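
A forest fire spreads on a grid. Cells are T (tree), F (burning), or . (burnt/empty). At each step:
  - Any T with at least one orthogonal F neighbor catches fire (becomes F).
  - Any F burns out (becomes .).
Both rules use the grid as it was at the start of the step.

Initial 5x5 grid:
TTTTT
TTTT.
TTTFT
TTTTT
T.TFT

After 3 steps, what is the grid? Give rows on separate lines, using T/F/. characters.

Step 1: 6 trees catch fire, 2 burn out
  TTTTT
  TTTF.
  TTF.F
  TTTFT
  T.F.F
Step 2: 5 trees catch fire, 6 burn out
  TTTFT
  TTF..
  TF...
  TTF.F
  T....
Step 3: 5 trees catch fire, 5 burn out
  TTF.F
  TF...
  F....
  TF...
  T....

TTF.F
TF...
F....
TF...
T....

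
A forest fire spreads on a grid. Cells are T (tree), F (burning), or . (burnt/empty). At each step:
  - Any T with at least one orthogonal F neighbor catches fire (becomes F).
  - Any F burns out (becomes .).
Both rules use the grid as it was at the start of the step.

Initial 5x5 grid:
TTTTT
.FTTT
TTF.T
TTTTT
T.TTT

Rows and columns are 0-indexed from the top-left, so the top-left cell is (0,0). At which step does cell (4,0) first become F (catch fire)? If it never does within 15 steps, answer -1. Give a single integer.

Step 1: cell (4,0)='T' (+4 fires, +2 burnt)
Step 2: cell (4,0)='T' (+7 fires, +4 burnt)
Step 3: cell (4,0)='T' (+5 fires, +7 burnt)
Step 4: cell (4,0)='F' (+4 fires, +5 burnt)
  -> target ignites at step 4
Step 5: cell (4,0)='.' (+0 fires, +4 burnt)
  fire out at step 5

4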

# # # # #

→ **Your task**:
Above are the records; set each one down word for word.

→ **Answer box**:
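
A forest fire spreads on a grid. Cells are T (tree), F (burning), or . (burnt/empty). At each step:
  - Any T with at least one orthogonal F neighbor catches fire (becomes F).
  - Any F burns out (becomes .).
Both rules use the grid as it was at the start of the step.

Initial 5x5 grid:
TTTTT
TTTT.
TTTFT
TTTTT
T.TFT

After 3 steps, what is the grid? Give rows on separate lines, using T/F/. characters.

Step 1: 6 trees catch fire, 2 burn out
  TTTTT
  TTTF.
  TTF.F
  TTTFT
  T.F.F
Step 2: 5 trees catch fire, 6 burn out
  TTTFT
  TTF..
  TF...
  TTF.F
  T....
Step 3: 5 trees catch fire, 5 burn out
  TTF.F
  TF...
  F....
  TF...
  T....

TTF.F
TF...
F....
TF...
T....

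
A forest fire spreads on a grid. Cells are T (tree), F (burning), or . (burnt/empty). At each step:
  - Any T with at least one orthogonal F neighbor catches fire (becomes F).
  - Any F burns out (becomes .).
Both rules use the grid as it was at the start of the step.

Initial 5x5 grid:
TTTTT
.FTTT
TTF.T
TTTTT
T.TTT

Rows and columns are 0-indexed from the top-left, so the top-left cell is (0,0). At which step does cell (4,0) first become F (catch fire)? If it never does within 15 steps, answer -1. Give a single integer.

Step 1: cell (4,0)='T' (+4 fires, +2 burnt)
Step 2: cell (4,0)='T' (+7 fires, +4 burnt)
Step 3: cell (4,0)='T' (+5 fires, +7 burnt)
Step 4: cell (4,0)='F' (+4 fires, +5 burnt)
  -> target ignites at step 4
Step 5: cell (4,0)='.' (+0 fires, +4 burnt)
  fire out at step 5

4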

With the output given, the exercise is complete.